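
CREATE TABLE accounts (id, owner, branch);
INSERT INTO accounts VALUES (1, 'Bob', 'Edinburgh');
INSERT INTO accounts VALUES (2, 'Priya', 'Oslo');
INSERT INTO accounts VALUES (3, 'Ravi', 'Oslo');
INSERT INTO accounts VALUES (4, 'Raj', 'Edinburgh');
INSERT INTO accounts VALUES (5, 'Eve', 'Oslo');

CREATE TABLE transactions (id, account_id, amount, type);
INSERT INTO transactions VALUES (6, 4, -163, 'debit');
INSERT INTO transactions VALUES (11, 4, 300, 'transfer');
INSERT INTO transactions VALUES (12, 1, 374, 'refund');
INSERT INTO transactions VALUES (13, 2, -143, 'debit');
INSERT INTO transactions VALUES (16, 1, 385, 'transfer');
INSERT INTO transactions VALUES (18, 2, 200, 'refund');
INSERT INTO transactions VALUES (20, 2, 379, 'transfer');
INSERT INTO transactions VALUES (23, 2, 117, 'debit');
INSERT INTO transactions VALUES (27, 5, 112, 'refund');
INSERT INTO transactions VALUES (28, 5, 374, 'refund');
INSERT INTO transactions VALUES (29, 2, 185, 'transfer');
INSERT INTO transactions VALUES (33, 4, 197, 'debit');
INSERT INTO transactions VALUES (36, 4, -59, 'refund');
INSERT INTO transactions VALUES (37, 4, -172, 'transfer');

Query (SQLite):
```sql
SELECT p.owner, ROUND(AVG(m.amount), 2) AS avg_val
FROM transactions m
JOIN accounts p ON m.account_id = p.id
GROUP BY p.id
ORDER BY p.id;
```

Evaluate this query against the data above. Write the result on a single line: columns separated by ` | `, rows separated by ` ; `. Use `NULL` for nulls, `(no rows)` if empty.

Join each transactions row to its accounts via account_id.
Group joined rows by accounts.id; compute ROUND(AVG(m.amount), 2) per group.
  1: ids {12, 16} → ROUND(AVG(m.amount), 2)=379.5
  2: ids {13, 18, 20, 23, 29} → ROUND(AVG(m.amount), 2)=147.6
  4: ids {6, 11, 33, 36, 37} → ROUND(AVG(m.amount), 2)=20.6
  5: ids {27, 28} → ROUND(AVG(m.amount), 2)=243

Bob | 379.5 ; Priya | 147.6 ; Raj | 20.6 ; Eve | 243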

[Exercise requirements]
Looking at the data above, return every line from the one with "INSERT INTO transactions VALUES (18, 2, 200, 'refund');" down to the one with "INSERT INTO transactions VALUES (28, 5, 374, 'refund');", exactly and inclusively.

[Exercise answer]
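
INSERT INTO transactions VALUES (18, 2, 200, 'refund');
INSERT INTO transactions VALUES (20, 2, 379, 'transfer');
INSERT INTO transactions VALUES (23, 2, 117, 'debit');
INSERT INTO transactions VALUES (27, 5, 112, 'refund');
INSERT INTO transactions VALUES (28, 5, 374, 'refund');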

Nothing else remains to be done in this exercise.